___ EXTRACTED ENTRIES ___

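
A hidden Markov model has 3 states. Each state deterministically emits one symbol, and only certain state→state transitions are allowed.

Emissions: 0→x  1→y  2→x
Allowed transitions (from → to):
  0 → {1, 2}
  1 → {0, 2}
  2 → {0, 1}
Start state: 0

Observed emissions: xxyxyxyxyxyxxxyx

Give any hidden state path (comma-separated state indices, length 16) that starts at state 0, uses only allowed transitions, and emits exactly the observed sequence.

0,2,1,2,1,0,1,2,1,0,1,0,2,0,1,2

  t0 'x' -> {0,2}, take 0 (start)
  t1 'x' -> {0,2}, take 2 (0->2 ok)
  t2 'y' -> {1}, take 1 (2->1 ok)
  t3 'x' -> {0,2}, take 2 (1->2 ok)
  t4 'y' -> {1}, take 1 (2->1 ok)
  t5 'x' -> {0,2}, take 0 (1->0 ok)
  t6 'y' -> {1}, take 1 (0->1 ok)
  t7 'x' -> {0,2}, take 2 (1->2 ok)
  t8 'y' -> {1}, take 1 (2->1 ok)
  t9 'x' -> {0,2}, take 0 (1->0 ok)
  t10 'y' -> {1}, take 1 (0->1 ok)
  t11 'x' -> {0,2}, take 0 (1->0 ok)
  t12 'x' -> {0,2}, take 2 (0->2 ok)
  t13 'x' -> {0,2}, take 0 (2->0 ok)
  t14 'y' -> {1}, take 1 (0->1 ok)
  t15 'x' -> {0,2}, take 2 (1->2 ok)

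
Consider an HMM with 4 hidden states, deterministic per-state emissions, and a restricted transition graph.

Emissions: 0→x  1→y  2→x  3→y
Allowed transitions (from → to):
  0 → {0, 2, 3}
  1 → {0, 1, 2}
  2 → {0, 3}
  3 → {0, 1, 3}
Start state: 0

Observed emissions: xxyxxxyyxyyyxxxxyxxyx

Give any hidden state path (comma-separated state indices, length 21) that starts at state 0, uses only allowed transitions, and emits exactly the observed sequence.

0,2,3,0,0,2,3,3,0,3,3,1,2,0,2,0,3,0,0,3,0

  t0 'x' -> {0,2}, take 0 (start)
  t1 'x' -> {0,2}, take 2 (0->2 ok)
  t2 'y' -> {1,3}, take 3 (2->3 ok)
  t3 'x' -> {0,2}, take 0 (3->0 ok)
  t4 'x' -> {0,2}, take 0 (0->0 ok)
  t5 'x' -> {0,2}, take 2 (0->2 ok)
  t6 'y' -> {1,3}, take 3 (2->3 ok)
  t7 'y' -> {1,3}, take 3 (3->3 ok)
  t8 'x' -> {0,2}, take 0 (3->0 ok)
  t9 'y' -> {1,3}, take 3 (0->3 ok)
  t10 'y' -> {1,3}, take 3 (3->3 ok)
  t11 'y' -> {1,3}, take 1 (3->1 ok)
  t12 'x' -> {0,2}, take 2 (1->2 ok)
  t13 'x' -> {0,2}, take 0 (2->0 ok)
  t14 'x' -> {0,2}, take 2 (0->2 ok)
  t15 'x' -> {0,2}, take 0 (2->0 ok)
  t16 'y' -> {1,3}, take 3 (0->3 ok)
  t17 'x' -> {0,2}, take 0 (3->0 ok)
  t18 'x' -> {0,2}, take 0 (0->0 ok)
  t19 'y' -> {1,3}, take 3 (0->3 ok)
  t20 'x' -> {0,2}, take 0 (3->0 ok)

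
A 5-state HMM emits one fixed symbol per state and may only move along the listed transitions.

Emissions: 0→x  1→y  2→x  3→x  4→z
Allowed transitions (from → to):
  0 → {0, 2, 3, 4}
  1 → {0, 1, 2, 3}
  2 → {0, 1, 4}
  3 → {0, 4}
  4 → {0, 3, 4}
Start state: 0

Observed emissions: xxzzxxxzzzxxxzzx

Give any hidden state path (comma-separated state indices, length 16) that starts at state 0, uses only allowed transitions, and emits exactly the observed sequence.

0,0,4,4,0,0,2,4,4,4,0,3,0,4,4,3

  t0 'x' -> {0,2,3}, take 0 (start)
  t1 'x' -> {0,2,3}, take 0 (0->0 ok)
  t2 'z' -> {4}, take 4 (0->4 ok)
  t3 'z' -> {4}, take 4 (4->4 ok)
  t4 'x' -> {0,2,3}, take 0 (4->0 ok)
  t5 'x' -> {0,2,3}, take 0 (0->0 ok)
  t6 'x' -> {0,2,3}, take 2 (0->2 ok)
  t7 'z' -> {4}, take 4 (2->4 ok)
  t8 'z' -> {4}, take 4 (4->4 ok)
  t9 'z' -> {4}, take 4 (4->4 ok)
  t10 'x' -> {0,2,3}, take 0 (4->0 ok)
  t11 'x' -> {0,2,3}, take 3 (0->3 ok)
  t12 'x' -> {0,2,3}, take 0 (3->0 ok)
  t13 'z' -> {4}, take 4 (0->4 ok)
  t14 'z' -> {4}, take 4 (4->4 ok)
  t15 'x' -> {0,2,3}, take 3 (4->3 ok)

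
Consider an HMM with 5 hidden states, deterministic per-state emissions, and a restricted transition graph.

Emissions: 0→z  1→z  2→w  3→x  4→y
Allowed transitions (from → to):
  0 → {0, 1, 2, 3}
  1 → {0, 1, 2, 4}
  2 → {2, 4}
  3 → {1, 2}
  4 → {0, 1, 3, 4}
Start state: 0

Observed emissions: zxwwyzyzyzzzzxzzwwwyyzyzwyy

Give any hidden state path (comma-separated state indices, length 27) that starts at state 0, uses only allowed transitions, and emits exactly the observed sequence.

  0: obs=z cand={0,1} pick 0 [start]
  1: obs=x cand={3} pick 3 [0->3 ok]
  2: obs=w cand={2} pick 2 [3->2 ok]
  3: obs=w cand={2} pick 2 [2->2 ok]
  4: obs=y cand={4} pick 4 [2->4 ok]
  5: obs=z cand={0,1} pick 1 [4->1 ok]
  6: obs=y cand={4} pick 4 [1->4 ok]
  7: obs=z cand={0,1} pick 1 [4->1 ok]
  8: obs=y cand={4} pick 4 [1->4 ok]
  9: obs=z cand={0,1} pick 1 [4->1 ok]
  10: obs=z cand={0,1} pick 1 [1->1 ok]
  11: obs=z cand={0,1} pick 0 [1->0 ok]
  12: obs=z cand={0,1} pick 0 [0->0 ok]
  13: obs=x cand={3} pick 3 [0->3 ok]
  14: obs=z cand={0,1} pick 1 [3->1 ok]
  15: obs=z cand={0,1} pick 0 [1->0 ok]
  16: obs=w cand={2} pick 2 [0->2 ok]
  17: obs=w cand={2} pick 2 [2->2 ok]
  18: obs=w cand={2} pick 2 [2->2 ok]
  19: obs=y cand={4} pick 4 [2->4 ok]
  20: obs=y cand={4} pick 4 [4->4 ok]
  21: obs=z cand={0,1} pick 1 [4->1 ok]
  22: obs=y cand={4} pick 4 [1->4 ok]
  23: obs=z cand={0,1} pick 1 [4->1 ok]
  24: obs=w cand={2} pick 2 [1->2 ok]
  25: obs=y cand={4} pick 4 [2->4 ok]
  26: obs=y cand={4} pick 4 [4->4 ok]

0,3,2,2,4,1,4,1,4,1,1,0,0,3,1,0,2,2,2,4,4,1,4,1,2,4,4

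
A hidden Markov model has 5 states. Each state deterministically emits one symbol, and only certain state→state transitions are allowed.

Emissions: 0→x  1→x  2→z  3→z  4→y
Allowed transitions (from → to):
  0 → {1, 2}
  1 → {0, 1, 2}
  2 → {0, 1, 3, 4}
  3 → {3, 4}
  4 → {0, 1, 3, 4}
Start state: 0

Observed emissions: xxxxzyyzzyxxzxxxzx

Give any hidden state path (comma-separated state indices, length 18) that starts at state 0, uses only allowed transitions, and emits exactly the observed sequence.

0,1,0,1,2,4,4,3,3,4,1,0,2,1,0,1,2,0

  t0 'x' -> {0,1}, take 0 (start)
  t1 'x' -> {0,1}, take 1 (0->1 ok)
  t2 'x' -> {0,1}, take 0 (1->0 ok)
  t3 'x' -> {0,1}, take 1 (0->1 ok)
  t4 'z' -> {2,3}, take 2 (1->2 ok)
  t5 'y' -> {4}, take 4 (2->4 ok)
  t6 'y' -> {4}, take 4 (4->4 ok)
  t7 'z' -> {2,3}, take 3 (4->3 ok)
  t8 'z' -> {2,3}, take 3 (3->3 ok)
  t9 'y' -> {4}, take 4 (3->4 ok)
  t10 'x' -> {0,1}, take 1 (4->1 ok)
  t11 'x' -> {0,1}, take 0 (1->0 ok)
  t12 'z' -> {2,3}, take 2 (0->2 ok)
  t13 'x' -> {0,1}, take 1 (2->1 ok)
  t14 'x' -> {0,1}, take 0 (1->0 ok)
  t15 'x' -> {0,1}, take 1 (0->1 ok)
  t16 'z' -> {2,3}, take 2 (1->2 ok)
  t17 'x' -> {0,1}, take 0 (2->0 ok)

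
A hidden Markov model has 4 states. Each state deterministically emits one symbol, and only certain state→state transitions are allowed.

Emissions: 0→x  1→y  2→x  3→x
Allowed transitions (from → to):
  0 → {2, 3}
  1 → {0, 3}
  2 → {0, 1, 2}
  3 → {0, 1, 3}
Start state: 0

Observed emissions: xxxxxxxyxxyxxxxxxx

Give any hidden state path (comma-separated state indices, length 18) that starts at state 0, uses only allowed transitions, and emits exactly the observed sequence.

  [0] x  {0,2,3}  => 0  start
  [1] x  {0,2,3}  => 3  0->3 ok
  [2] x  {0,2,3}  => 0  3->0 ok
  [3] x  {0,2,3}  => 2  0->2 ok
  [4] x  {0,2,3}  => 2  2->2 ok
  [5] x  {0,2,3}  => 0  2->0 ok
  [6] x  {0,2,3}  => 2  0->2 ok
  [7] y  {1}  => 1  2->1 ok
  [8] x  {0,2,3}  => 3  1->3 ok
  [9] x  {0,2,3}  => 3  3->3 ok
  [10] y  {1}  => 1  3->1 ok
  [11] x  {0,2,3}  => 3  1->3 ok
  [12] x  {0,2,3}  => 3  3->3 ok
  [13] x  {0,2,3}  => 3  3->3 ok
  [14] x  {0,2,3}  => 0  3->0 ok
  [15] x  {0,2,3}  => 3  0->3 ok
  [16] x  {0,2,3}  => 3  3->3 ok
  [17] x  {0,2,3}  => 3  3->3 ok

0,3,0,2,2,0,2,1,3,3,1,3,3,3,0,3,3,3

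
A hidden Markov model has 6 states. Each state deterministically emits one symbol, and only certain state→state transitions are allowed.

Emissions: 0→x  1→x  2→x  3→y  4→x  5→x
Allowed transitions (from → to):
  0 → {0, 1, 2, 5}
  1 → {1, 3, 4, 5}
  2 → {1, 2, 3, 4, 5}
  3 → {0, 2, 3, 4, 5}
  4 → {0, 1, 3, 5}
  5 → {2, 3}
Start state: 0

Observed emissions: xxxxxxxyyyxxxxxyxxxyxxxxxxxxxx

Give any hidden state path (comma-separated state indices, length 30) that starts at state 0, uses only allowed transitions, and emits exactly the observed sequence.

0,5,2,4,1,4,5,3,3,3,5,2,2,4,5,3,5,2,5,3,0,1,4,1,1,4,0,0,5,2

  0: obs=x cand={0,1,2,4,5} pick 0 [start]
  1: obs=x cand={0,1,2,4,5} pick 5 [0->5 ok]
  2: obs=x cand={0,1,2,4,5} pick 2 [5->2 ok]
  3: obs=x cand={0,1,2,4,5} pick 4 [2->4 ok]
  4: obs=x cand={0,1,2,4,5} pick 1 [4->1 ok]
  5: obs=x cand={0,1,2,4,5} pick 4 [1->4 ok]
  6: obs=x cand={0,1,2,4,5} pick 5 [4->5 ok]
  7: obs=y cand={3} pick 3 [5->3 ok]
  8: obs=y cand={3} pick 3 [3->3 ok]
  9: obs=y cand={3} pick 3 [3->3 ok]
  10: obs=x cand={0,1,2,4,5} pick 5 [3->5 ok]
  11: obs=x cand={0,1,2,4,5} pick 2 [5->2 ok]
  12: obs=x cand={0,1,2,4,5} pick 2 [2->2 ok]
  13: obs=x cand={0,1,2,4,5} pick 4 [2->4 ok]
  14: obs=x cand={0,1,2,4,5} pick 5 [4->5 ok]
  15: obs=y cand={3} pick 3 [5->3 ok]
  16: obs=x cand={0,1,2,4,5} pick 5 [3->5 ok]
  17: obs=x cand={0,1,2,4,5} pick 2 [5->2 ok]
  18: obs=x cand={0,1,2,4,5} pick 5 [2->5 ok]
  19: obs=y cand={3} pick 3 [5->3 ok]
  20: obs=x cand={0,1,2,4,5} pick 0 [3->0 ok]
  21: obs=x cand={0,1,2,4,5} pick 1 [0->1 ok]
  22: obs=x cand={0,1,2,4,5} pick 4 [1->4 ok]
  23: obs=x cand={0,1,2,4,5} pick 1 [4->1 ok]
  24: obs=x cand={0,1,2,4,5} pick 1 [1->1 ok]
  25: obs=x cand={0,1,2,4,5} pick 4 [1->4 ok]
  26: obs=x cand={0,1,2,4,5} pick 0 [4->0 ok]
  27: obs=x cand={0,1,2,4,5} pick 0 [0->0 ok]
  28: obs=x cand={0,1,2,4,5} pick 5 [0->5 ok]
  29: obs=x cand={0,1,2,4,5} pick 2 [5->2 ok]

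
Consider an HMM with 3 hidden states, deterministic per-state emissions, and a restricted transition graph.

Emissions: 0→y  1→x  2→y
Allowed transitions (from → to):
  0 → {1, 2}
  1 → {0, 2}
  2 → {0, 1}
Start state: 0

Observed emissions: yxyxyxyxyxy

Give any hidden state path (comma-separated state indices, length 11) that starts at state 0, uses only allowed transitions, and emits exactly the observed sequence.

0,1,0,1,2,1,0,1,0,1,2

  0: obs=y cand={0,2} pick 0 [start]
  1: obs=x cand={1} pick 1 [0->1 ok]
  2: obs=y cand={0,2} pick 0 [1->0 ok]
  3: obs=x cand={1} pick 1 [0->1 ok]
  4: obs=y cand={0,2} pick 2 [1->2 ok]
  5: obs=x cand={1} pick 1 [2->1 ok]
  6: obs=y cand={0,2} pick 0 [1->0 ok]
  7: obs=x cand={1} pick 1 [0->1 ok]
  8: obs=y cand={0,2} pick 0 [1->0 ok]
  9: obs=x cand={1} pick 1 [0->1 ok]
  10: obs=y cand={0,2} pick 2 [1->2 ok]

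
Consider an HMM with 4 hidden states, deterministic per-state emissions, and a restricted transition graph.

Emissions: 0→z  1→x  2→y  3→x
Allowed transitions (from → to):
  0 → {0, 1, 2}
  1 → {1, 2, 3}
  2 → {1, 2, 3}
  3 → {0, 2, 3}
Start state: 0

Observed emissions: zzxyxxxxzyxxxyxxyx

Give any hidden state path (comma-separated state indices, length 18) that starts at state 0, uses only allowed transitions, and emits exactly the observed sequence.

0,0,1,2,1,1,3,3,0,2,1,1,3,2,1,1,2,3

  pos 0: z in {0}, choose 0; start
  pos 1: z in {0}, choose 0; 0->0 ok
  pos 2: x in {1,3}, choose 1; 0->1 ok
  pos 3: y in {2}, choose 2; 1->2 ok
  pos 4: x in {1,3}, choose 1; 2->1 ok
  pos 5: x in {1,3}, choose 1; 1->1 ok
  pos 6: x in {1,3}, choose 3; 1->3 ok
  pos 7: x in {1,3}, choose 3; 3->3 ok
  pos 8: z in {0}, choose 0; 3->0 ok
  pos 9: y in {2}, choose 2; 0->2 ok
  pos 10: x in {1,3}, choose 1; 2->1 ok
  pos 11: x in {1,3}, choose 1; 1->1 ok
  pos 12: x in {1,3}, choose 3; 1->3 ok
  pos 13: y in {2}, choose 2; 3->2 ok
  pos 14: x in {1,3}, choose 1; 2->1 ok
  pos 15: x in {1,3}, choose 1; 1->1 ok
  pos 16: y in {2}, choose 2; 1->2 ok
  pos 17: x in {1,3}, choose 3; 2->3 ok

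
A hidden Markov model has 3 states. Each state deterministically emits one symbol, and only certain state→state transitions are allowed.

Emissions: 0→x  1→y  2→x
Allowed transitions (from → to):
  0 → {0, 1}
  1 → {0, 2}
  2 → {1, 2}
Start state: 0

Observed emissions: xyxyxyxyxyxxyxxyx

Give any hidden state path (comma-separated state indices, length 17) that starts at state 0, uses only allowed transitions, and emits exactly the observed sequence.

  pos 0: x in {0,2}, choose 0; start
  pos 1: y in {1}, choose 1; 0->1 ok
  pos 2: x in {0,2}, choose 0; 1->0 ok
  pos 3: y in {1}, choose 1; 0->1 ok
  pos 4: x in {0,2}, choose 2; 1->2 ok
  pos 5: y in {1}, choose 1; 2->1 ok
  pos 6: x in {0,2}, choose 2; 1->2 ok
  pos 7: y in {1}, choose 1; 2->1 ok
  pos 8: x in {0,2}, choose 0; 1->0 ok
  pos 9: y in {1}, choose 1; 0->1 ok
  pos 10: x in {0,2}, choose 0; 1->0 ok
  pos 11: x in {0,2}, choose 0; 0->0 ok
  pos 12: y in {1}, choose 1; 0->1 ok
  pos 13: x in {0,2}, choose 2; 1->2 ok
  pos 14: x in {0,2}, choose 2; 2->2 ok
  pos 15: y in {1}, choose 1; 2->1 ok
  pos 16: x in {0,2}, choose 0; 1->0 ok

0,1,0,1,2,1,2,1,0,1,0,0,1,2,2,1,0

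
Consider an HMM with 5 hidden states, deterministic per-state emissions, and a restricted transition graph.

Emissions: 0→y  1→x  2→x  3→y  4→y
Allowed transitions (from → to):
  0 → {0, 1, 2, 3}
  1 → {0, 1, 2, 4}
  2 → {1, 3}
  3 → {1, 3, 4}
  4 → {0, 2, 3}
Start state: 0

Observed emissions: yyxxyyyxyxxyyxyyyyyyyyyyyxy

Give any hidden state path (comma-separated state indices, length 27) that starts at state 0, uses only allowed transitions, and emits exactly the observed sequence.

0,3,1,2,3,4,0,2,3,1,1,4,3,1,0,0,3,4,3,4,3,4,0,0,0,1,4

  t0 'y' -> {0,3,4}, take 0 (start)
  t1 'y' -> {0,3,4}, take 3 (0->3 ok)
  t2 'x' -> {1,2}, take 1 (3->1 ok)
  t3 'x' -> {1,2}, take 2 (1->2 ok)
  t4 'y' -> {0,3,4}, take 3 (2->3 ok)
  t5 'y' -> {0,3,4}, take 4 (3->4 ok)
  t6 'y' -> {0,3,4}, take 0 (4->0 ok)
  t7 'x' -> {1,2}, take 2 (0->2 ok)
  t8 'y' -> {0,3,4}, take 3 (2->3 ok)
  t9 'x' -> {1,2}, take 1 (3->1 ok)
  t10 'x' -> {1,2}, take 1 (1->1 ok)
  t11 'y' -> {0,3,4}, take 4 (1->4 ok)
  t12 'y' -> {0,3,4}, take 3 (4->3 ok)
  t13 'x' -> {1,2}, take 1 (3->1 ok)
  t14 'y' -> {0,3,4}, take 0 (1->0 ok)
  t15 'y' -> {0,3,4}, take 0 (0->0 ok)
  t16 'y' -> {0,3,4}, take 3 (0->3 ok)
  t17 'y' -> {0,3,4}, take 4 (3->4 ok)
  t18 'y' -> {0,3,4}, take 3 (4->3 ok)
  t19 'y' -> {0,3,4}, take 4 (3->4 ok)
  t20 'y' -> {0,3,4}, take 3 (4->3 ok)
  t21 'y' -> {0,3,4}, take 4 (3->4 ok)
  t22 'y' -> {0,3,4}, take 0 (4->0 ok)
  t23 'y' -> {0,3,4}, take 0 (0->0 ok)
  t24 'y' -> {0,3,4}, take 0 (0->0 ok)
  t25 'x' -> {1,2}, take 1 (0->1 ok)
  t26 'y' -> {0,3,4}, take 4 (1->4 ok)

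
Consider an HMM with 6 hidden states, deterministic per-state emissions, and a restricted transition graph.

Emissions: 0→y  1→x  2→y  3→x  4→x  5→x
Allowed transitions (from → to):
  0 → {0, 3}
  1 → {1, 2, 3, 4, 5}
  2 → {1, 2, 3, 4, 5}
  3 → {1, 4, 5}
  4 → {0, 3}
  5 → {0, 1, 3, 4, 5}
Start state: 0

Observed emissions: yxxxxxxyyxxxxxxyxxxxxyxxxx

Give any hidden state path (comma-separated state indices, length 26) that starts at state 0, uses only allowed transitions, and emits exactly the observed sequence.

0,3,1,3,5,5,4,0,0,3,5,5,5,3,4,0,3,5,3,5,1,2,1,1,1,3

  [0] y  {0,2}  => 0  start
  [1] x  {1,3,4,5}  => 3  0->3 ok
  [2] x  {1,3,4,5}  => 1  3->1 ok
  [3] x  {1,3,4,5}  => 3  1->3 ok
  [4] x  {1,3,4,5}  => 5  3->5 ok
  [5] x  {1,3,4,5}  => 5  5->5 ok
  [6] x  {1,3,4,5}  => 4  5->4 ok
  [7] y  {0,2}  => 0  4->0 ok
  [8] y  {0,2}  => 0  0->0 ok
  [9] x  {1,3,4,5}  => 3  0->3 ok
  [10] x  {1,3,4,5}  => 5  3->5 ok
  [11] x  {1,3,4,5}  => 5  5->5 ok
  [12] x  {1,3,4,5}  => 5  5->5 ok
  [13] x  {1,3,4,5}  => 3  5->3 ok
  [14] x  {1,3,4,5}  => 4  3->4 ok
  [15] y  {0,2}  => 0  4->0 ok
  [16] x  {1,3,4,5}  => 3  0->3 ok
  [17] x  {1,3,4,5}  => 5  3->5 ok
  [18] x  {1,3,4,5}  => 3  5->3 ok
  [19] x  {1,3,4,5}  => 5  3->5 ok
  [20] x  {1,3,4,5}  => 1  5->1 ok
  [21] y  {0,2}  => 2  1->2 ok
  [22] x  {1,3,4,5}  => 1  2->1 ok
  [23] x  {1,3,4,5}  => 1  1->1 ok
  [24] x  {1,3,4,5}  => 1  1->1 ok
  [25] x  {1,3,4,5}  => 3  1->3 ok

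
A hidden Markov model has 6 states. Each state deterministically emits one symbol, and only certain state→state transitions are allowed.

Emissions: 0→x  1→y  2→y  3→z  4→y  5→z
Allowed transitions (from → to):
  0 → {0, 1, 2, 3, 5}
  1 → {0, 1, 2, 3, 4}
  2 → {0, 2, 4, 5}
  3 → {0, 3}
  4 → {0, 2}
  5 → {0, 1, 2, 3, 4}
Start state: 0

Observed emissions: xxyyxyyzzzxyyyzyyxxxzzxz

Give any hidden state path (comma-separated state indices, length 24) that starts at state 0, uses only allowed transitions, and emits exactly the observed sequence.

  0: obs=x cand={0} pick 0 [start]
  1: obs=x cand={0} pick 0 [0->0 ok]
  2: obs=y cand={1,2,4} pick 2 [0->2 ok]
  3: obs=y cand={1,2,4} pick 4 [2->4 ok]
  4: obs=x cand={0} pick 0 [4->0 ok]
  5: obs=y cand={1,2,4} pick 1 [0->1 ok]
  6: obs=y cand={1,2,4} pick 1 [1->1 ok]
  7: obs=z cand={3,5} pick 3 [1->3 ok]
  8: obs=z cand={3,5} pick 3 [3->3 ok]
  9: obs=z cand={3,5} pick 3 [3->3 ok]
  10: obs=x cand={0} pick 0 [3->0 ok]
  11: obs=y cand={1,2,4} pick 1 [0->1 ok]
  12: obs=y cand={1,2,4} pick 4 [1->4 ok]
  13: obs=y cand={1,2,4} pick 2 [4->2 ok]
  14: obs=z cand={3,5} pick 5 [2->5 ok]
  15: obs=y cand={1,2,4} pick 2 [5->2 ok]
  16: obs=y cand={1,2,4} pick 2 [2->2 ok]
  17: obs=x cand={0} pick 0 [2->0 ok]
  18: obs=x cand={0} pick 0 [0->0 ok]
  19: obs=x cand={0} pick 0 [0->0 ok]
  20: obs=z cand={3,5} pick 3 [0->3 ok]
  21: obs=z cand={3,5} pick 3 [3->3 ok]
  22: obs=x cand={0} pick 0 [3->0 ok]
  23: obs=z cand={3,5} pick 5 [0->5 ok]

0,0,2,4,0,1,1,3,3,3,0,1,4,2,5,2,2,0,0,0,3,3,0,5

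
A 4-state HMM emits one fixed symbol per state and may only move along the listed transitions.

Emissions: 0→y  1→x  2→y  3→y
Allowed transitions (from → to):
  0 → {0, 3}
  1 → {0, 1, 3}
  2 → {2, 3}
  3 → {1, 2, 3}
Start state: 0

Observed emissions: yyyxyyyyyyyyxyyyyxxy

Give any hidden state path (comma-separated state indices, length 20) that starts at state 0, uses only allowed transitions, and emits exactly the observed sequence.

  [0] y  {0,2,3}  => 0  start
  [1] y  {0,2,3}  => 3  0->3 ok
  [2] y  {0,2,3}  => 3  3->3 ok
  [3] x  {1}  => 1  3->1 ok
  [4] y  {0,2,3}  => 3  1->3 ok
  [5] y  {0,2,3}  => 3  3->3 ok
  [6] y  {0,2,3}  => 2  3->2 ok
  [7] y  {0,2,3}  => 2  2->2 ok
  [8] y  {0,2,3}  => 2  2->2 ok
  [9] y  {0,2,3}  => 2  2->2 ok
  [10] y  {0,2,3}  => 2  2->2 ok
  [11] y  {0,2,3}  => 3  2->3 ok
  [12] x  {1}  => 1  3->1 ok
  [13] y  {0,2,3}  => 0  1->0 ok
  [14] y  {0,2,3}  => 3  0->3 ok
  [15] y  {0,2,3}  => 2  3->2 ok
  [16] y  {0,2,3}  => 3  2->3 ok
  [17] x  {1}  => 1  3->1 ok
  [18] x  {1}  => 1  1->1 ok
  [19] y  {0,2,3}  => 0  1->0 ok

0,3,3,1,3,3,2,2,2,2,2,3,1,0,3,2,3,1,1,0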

___

## [WHAT TO WORK ON]
Tally the lines of the data that hold the string "fixed". Answer with the number and nothing more.

## [WRITTEN REPLY]
2